Start of SOURCE RECORDS

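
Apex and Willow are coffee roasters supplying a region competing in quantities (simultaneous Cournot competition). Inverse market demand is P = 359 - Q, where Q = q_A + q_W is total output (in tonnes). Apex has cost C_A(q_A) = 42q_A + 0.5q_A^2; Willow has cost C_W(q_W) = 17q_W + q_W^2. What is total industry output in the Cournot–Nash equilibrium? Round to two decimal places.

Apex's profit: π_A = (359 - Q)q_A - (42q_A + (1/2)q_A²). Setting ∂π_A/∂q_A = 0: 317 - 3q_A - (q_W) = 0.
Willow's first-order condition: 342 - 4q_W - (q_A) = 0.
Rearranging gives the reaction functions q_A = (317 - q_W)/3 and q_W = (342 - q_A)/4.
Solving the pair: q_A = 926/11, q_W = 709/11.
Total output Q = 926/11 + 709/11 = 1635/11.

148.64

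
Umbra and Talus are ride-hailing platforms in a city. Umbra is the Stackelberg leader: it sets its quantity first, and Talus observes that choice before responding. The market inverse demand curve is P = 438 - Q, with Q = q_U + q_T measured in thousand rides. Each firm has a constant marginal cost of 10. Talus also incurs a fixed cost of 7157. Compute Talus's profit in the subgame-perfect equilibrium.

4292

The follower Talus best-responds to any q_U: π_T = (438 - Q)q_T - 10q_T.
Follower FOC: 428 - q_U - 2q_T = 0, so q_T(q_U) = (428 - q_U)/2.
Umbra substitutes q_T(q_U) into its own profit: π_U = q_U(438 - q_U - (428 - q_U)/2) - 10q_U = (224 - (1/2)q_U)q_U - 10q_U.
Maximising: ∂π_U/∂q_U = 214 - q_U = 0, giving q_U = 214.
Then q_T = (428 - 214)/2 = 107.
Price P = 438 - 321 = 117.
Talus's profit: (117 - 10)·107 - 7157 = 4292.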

End of SOURCE RECORDS

## BRIEF
Write out a word-for-word copy of every entry above.

## ANSWER TO THIS EXERCISE
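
Apex and Willow are coffee roasters supplying a region competing in quantities (simultaneous Cournot competition). Inverse market demand is P = 359 - Q, where Q = q_A + q_W is total output (in tonnes). Apex has cost C_A(q_A) = 42q_A + 0.5q_A^2; Willow has cost C_W(q_W) = 17q_W + q_W^2. What is total industry output in the Cournot–Nash equilibrium? Round to two decimal places.

Apex's profit: π_A = (359 - Q)q_A - (42q_A + (1/2)q_A²). Setting ∂π_A/∂q_A = 0: 317 - 3q_A - (q_W) = 0.
Willow's first-order condition: 342 - 4q_W - (q_A) = 0.
Rearranging gives the reaction functions q_A = (317 - q_W)/3 and q_W = (342 - q_A)/4.
Solving the pair: q_A = 926/11, q_W = 709/11.
Total output Q = 926/11 + 709/11 = 1635/11.

148.64

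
Umbra and Talus are ride-hailing platforms in a city. Umbra is the Stackelberg leader: it sets its quantity first, and Talus observes that choice before responding. The market inverse demand curve is P = 438 - Q, with Q = q_U + q_T measured in thousand rides. Each firm has a constant marginal cost of 10. Talus also incurs a fixed cost of 7157. Compute Talus's profit in the subgame-perfect equilibrium.

4292

The follower Talus best-responds to any q_U: π_T = (438 - Q)q_T - 10q_T.
Follower FOC: 428 - q_U - 2q_T = 0, so q_T(q_U) = (428 - q_U)/2.
Umbra substitutes q_T(q_U) into its own profit: π_U = q_U(438 - q_U - (428 - q_U)/2) - 10q_U = (224 - (1/2)q_U)q_U - 10q_U.
Maximising: ∂π_U/∂q_U = 214 - q_U = 0, giving q_U = 214.
Then q_T = (428 - 214)/2 = 107.
Price P = 438 - 321 = 117.
Talus's profit: (117 - 10)·107 - 7157 = 4292.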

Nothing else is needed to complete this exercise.